(ABOUT THIS TASK) Your answer should hold exactly the lines from the one containing "D: 29.45°S, 120.63°E" through the end of the material, and no others.

(DATA EXTRACT)
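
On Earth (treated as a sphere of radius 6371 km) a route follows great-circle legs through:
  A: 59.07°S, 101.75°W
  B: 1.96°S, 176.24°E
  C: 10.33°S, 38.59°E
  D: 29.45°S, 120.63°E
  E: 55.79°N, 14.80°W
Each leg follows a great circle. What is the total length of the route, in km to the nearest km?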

(ANSWER TO THE PROBLEM)
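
  D: 29.45°S, 120.63°E
  E: 55.79°N, 14.80°W
Each leg follows a great circle. What is the total length of the route, in km to the nearest km?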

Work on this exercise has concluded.